*Description of the task:* Copy out all the lines of the data that hold the word "annualised".

[Collected data entries]

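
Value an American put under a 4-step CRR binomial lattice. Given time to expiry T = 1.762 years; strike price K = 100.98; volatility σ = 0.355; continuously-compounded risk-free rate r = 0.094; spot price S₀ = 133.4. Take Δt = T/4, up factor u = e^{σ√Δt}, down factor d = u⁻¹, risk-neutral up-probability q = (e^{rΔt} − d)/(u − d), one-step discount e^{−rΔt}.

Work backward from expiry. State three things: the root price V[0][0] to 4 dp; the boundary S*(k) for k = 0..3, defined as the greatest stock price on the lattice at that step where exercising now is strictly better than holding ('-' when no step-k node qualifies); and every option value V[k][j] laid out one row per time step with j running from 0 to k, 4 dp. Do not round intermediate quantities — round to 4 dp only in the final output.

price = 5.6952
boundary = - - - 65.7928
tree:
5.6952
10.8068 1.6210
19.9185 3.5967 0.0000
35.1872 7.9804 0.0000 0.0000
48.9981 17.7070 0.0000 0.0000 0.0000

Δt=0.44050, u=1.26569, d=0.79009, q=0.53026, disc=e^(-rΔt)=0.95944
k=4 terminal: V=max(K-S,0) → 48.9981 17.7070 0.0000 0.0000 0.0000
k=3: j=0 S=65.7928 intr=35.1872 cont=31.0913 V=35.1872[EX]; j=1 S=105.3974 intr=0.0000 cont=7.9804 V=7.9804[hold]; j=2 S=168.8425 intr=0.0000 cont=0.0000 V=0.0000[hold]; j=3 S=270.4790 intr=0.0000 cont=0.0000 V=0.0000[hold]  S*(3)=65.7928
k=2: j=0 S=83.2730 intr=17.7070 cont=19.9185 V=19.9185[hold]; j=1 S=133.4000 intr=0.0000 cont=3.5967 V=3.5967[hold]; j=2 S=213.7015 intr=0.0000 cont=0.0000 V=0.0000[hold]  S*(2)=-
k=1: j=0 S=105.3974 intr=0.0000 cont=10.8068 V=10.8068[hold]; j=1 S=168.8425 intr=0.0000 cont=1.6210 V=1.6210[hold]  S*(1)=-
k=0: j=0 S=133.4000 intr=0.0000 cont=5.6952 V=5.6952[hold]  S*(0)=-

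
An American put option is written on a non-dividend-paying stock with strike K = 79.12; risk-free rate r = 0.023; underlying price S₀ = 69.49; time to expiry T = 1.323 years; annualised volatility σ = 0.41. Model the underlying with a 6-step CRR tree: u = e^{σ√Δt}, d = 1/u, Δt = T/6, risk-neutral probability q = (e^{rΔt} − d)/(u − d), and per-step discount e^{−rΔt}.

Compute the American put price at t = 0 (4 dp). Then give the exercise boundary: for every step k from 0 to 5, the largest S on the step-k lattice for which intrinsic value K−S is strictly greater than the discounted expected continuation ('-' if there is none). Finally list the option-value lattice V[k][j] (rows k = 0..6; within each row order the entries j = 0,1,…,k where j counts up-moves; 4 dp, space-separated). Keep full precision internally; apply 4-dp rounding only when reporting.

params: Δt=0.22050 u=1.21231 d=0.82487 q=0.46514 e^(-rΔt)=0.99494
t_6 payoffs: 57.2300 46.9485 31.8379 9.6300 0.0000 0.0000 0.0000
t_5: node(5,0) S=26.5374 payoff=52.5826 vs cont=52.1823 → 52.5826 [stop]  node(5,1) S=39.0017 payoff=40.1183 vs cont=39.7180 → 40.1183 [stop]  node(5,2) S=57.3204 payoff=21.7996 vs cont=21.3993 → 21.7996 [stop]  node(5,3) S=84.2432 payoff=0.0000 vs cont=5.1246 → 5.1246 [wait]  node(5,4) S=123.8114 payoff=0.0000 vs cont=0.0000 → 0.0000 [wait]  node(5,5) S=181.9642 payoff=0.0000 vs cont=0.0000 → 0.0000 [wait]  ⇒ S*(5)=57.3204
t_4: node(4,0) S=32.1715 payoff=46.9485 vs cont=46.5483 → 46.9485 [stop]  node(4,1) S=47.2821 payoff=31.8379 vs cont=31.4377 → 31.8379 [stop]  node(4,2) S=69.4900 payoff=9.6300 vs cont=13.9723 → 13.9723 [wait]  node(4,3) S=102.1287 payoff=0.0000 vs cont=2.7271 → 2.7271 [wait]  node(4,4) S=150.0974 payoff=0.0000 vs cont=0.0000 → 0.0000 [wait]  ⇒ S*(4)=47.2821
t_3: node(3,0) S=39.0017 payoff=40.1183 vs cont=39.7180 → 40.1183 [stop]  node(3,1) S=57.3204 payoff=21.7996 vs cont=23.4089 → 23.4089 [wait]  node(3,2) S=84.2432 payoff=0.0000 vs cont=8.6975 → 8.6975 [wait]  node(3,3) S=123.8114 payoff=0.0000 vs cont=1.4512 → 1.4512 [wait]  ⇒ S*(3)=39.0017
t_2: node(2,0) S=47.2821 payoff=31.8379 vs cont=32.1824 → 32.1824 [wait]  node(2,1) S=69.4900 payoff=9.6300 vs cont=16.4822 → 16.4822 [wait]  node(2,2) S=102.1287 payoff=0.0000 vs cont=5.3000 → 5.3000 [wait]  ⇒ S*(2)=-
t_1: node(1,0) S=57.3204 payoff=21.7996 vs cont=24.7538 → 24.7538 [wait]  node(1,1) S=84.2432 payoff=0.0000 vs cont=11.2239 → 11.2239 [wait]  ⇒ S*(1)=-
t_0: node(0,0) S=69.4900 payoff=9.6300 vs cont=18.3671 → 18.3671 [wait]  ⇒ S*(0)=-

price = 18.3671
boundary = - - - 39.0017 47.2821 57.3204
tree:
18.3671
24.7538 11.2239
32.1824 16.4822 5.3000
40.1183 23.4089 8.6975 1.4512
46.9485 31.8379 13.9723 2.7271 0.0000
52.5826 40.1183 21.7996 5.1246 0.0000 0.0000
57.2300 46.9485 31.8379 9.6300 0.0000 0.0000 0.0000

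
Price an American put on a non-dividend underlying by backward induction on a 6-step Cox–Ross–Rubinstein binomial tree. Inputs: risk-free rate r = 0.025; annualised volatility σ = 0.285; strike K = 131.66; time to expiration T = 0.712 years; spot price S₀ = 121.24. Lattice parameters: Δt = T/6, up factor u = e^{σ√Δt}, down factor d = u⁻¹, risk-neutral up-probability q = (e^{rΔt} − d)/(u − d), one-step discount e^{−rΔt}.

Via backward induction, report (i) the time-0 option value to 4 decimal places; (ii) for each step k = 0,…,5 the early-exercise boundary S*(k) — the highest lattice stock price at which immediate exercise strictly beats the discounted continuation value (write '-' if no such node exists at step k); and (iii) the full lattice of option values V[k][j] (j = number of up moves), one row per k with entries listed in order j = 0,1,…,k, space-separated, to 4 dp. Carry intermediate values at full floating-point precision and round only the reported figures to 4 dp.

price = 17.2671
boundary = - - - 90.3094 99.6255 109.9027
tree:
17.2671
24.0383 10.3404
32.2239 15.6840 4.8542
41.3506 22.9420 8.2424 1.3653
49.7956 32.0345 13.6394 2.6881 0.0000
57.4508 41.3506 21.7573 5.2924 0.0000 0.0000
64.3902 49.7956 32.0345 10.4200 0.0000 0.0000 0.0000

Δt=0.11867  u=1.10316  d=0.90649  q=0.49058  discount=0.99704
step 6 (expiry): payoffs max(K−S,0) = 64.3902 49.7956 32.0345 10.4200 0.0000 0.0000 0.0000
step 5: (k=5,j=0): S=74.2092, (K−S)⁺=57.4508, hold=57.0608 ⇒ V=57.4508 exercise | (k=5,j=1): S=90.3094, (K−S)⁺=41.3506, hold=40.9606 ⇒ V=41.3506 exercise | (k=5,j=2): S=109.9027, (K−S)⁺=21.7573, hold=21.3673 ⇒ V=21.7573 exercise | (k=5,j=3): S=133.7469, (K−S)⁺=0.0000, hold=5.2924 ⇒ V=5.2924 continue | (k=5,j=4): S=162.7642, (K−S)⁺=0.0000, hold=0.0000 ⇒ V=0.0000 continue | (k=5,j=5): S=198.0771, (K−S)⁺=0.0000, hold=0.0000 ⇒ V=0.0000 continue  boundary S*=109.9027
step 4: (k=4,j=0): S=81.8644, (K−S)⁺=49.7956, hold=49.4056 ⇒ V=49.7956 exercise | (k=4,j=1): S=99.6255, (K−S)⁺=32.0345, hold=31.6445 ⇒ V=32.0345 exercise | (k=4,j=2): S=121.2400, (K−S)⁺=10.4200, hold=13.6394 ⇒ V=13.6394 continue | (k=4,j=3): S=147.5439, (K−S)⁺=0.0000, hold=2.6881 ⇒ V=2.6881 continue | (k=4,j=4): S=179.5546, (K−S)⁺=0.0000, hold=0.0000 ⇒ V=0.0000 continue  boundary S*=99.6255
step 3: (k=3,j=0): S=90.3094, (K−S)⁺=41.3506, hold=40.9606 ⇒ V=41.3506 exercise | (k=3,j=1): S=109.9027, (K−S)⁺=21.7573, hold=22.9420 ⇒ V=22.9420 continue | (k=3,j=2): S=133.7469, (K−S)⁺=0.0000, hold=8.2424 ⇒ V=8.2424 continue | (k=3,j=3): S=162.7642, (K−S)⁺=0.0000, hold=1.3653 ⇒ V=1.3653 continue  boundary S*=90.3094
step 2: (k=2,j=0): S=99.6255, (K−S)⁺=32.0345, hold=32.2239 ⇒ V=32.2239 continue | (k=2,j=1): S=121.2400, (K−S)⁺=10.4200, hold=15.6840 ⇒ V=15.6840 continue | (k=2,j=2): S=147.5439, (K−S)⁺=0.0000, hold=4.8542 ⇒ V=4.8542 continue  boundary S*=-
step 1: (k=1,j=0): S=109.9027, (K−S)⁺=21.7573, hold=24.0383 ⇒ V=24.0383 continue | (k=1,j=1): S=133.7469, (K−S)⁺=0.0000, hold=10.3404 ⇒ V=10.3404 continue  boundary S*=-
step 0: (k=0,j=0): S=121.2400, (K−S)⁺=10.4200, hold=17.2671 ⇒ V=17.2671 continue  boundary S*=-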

*Exercise answer:*
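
An American put option is written on a non-dividend-paying stock with strike K = 79.12; risk-free rate r = 0.023; underlying price S₀ = 69.49; time to expiry T = 1.323 years; annualised volatility σ = 0.41. Model the underlying with a 6-step CRR tree: u = e^{σ√Δt}, d = 1/u, Δt = T/6, risk-neutral probability q = (e^{rΔt} − d)/(u − d), and per-step discount e^{−rΔt}.
Price an American put on a non-dividend underlying by backward induction on a 6-step Cox–Ross–Rubinstein binomial tree. Inputs: risk-free rate r = 0.025; annualised volatility σ = 0.285; strike K = 131.66; time to expiration T = 0.712 years; spot price S₀ = 121.24. Lattice parameters: Δt = T/6, up factor u = e^{σ√Δt}, down factor d = u⁻¹, risk-neutral up-probability q = (e^{rΔt} − d)/(u − d), one-step discount e^{−rΔt}.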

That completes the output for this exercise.